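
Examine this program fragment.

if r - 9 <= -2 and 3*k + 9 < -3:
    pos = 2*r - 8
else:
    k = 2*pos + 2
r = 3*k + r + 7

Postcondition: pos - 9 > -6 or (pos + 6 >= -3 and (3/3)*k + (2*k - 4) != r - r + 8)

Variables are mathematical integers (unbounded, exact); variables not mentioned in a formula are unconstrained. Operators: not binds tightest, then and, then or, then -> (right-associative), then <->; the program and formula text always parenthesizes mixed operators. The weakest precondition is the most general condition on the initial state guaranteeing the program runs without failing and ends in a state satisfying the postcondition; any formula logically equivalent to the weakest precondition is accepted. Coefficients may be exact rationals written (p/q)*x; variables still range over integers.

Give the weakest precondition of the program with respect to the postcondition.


Working backward. After the program, the postcondition pos - 9 > -6 or (pos + 6 >= -3 and (3/3)*k + (2*k - 4) != r - r + 8) must hold; in canonical form it is pos > 3 or (pos >= -9 and 3*k != 12).
Before r := 3*k + r + 7: pos > 3 or (pos >= -9 and 3*k != 12)
Then branch requires 2*r > 11 or (2*r >= -1 and 3*k != 12); else branch requires pos > 3 or (pos >= -9 and 6*pos != 6).
Before the if: ((r <= 7 and 3*k < -12) -> (2*r > 11 or (2*r >= -1 and 3*k != 12))) and ((not (r <= 7 and 3*k < -12)) -> (pos > 3 or (pos >= -9 and 6*pos != 6)))
Answer: WP = ((r <= 7 and 3*k < -12) -> (2*r > 11 or (2*r >= -1 and 3*k != 12))) and ((not (r <= 7 and 3*k < -12)) -> (pos > 3 or (pos >= -9 and 6*pos != 6)))


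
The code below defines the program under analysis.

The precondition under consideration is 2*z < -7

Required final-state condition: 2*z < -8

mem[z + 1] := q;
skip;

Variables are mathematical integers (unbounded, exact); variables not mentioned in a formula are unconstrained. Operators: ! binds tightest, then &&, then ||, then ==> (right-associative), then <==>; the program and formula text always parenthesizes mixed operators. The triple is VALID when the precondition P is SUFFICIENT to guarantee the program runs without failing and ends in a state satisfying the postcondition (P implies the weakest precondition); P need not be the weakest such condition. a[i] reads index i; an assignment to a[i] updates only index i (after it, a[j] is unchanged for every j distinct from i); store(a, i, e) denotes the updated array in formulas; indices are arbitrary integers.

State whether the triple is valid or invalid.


Working backward. After the program, 2*z < -8 must hold.
Before skip: 2*z < -8
Before mem[z + 1] := q: 2*z < -8
The weakest precondition is 2*z < -8.
Check whether 2*z < -7 implies it.
Countermodel: at the initial state z = -4, the precondition holds but the weakest precondition fails.
Answer: invalid


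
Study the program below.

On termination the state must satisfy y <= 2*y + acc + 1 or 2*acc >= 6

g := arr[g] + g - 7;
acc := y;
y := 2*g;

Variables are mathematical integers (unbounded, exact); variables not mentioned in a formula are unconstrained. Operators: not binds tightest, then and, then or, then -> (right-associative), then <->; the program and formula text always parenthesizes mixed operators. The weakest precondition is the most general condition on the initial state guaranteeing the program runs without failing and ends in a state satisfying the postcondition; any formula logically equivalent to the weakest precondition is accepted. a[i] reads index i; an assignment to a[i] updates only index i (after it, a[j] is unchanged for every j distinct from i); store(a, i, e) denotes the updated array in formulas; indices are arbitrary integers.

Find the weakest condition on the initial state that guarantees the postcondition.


Working backward. After the program, the postcondition y <= 2*y + acc + 1 or 2*acc >= 6 must hold; in canonical form it is acc + y >= -1 or 2*acc >= 6.
Before y := 2*g: acc + 2*g >= -1 or 2*acc >= 6
Before acc := y: 2*g + y >= -1 or 2*y >= 6
Before g := arr[g] + g - 7: 2*arr[g] + 2*g + y >= 13 or 2*y >= 6
Answer: WP = 2*arr[g] + 2*g + y >= 13 or 2*y >= 6


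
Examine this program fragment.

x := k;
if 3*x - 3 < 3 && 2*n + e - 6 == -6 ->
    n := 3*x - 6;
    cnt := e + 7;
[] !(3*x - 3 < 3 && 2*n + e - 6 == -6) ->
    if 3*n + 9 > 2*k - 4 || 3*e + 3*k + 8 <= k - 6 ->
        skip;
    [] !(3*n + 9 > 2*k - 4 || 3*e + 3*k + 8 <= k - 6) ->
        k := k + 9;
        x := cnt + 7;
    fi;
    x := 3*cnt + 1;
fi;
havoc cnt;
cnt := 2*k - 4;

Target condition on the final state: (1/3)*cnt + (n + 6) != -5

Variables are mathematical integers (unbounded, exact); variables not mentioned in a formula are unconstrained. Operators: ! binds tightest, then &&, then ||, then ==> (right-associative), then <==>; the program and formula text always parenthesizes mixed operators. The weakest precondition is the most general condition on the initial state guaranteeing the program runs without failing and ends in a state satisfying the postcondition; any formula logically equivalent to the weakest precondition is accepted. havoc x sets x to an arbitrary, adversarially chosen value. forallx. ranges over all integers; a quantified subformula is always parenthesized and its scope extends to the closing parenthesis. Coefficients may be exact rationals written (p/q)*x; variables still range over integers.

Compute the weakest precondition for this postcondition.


Working backward. After the program, the postcondition (1/3)*cnt + (n + 6) != -5 must hold; in canonical form it is (1/3)*cnt + n != -11.
Before cnt := 2*k - 4: (2/3)*k + n != -29/3
Before havoc cnt: (2/3)*k + n != -29/3
Then branch requires (2/3)*k + 3*x != -11/3; else branch requires ((3*n > 2*k - 13 || 3*e + 2*k <= -14) ==> (2/3)*k + n != -29/3) && ((!(3*n > 2*k - 13 || 3*e + 2*k <= -14)) ==> (2/3)*k + n != -47/3).
Before the if: ((3*x < 6 && e + 2*n == 0) ==> (2/3)*k + 3*x != -11/3) && ((!(3*x < 6 && e + 2*n == 0)) ==> (((3*n > 2*k - 13 || 3*e + 2*k <= -14) ==> (2/3)*k + n != -29/3) && ((!(3*n > 2*k - 13 || 3*e + 2*k <= -14)) ==> (2/3)*k + n != -47/3)))
Before x := k: ((3*k < 6 && e + 2*n == 0) ==> (11/3)*k != -11/3) && ((!(3*k < 6 && e + 2*n == 0)) ==> (((3*n > 2*k - 13 || 3*e + 2*k <= -14) ==> (2/3)*k + n != -29/3) && ((!(3*n > 2*k - 13 || 3*e + 2*k <= -14)) ==> (2/3)*k + n != -47/3)))
Answer: WP = ((3*k < 6 && e + 2*n == 0) ==> (11/3)*k != -11/3) && ((!(3*k < 6 && e + 2*n == 0)) ==> (((3*n > 2*k - 13 || 3*e + 2*k <= -14) ==> (2/3)*k + n != -29/3) && ((!(3*n > 2*k - 13 || 3*e + 2*k <= -14)) ==> (2/3)*k + n != -47/3)))


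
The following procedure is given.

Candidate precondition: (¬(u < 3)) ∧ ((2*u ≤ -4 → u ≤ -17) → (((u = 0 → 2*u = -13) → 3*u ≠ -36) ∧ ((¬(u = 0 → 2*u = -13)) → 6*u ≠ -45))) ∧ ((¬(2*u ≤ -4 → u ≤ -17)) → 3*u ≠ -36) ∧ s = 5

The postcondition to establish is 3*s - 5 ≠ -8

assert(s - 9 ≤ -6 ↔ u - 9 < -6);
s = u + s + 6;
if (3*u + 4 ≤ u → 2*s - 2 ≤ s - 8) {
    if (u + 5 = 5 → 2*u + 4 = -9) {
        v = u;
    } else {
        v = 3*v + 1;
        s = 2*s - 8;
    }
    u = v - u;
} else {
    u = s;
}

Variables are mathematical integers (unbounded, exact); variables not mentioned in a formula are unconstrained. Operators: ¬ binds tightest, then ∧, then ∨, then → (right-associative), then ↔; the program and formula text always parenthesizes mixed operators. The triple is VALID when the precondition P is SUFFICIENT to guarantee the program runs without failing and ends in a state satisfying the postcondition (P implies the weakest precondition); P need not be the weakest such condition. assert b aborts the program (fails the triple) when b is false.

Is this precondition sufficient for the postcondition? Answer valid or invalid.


Working backward. After the program, the postcondition 3*s - 5 ≠ -8 must hold; in canonical form it is 3*s ≠ -3.
Then branch requires ((u = 0 → 2*u = -13) → 3*s ≠ -3) ∧ ((¬(u = 0 → 2*u = -13)) → 6*s ≠ 21); else branch requires 3*s ≠ -3.
Before the if: ((2*u ≤ -4 → s ≤ -6) → (((u = 0 → 2*u = -13) → 3*s ≠ -3) ∧ ((¬(u = 0 → 2*u = -13)) → 6*s ≠ 21))) ∧ ((¬(2*u ≤ -4 → s ≤ -6)) → 3*s ≠ -3)
Before s := u + s + 6: ((2*u ≤ -4 → s + u ≤ -12) → (((u = 0 → 2*u = -13) → 3*s + 3*u ≠ -21) ∧ ((¬(u = 0 → 2*u = -13)) → 6*s + 6*u ≠ -15))) ∧ ((¬(2*u ≤ -4 → s + u ≤ -12)) → 3*s + 3*u ≠ -21)
Before assert s - 9 ≤ -6 ↔ u - 9 < -6: (s ≤ 3 ↔ u < 3) ∧ ((2*u ≤ -4 → s + u ≤ -12) → (((u = 0 → 2*u = -13) → 3*s + 3*u ≠ -21) ∧ ((¬(u = 0 → 2*u = -13)) → 6*s + 6*u ≠ -15))) ∧ ((¬(2*u ≤ -4 → s + u ≤ -12)) → 3*s + 3*u ≠ -21)
The weakest precondition is (s ≤ 3 ↔ u < 3) ∧ ((2*u ≤ -4 → s + u ≤ -12) → (((u = 0 → 2*u = -13) → 3*s + 3*u ≠ -21) ∧ ((¬(u = 0 → 2*u = -13)) → 6*s + 6*u ≠ -15))) ∧ ((¬(2*u ≤ -4 → s + u ≤ -12)) → 3*s + 3*u ≠ -21).
Check whether (¬(u < 3)) ∧ ((2*u ≤ -4 → u ≤ -17) → (((u = 0 → 2*u = -13) → 3*u ≠ -36) ∧ ((¬(u = 0 → 2*u = -13)) → 6*u ≠ -45))) ∧ ((¬(2*u ≤ -4 → u ≤ -17)) → 3*u ≠ -36) ∧ s = 5 implies it.
Every state satisfying the precondition satisfies the weakest precondition: the implication holds.
Answer: valid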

========

Work to complete: The lines holding the string "under" are what is needed from the material above.

Response area:
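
The code below defines the program under analysis.
The precondition under consideration is 2*z < -7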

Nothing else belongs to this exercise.